**Goal of the exercise**
Look at the entries below and restate word for word the lines from the first through the one that has "voice 2: E4:4".

Saved entries
:::::

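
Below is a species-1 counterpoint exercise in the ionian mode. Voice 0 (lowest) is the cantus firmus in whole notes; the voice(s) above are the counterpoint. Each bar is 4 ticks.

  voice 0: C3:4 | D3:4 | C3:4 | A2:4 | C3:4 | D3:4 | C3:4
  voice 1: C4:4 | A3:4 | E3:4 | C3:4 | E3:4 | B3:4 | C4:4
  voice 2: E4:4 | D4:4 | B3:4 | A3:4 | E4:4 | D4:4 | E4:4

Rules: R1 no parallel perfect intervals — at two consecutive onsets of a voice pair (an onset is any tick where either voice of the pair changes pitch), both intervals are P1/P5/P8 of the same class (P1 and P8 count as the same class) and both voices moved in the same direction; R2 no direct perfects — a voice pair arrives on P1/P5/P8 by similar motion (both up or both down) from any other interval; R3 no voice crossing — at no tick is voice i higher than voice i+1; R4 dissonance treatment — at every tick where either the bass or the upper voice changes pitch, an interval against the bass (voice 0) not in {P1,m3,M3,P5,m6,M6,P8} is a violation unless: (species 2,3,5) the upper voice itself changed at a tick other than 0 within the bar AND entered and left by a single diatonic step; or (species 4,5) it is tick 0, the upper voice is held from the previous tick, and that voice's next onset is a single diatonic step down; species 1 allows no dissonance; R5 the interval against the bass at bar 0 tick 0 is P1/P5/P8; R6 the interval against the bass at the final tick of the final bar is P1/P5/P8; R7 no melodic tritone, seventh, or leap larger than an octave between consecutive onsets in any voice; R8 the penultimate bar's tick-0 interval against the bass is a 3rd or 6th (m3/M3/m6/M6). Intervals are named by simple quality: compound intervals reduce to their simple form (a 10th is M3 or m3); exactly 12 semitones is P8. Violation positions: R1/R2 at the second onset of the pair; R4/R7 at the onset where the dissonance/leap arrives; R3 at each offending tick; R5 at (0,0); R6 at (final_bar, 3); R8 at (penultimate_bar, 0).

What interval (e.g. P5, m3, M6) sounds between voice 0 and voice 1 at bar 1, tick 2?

voice 0=D3 voice 1=A3 -> P5

P5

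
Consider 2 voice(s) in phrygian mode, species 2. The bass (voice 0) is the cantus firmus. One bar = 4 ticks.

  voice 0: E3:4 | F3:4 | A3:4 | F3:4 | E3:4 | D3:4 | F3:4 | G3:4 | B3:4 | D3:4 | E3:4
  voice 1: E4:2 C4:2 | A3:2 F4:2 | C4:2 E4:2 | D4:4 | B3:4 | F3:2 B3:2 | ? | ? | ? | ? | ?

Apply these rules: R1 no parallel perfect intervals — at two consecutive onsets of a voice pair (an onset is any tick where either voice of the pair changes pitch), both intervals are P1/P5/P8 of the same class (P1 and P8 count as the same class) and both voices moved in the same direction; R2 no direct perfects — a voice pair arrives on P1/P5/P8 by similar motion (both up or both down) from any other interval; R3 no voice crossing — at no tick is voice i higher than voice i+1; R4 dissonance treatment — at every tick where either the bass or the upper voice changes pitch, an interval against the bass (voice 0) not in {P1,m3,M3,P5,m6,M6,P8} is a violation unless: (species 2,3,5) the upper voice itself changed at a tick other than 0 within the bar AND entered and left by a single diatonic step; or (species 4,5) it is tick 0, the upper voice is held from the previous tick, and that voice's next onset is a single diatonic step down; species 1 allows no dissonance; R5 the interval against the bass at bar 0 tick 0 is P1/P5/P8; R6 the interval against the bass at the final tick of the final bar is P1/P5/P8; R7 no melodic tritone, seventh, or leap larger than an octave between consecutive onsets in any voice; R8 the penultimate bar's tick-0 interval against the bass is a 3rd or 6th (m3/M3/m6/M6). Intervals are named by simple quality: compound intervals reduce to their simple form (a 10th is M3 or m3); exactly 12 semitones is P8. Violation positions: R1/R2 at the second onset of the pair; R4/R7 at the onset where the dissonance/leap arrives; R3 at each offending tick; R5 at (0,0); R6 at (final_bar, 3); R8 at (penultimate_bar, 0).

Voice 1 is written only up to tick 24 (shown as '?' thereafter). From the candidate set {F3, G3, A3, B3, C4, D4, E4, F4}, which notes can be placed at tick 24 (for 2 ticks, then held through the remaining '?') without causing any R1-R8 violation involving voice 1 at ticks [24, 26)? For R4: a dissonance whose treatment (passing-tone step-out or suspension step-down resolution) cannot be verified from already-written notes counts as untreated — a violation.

{A3, D4}

F3: violates R7
G3: violates R4
A3: legal
B3: violates R4
C4: violates R2
D4: legal
E4: violates R4
F4: violates R2,R7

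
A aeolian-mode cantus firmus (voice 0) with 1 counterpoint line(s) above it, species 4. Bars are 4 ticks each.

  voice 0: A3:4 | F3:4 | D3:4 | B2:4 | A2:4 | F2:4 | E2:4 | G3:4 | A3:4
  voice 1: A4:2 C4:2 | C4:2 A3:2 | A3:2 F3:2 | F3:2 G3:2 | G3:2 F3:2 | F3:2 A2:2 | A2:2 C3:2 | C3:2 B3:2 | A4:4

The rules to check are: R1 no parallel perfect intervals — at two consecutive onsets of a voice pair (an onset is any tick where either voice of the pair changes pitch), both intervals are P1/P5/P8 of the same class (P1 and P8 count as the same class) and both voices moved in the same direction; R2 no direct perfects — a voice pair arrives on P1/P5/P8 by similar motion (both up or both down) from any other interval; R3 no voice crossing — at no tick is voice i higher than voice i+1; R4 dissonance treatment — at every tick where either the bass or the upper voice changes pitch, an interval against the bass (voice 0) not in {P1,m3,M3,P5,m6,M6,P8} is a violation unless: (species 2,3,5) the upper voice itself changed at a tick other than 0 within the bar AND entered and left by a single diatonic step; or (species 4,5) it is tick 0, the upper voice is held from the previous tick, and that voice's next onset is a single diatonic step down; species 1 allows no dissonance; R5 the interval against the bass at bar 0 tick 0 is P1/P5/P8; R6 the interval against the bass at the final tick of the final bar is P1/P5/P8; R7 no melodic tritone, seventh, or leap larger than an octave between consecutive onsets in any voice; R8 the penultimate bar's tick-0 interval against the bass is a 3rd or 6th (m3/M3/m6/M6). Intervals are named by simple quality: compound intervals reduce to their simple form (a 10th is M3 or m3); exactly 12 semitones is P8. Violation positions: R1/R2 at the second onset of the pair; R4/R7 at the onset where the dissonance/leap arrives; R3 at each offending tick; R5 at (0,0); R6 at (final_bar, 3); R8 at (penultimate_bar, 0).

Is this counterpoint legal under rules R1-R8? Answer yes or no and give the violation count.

No (9 violations)

bar 0: v0=A3 v1=A4 (P8)
bar 1: v0=F3 v1=C4 (P5)
bar 2: v0=D3 v1=A3 (P5)
bar 3: v0=B2 v1=F3 (TT)
bar 4: v0=A2 v1=G3 (m7)
bar 5: v0=F2 v1=F3 (P8)
bar 6: v0=E2 v1=A2 (P4)
bar 7: v0=G3 v1=C3 (P5)
bar 8: v0=A3 v1=A4 (P8)
  R4 @ bar3.0: B2/F3 TT untreated
  R4 @ bar6.0: E2/A2 P4 untreated
  R3 @ bar7.0: G3 above C3
  R7 @ bar7.0: E2->G3 leap 15st
  R8 @ bar7.0: penult P5 not 3rd/6th
  R3 @ bar7.1: G3 above C3
  R7 @ bar7.2: C3->B3 leap 11st
  R2 @ bar8.0: G3/B3 M3 -> A3/A4 P8 similar
  R7 @ bar8.0: B3->A4 leap 10st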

:::::

**Result of this task**
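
Below is a species-1 counterpoint exercise in the ionian mode. Voice 0 (lowest) is the cantus firmus in whole notes; the voice(s) above are the counterpoint. Each bar is 4 ticks.

  voice 0: C3:4 | D3:4 | C3:4 | A2:4 | C3:4 | D3:4 | C3:4
  voice 1: C4:4 | A3:4 | E3:4 | C3:4 | E3:4 | B3:4 | C4:4
  voice 2: E4:4 | D4:4 | B3:4 | A3:4 | E4:4 | D4:4 | E4:4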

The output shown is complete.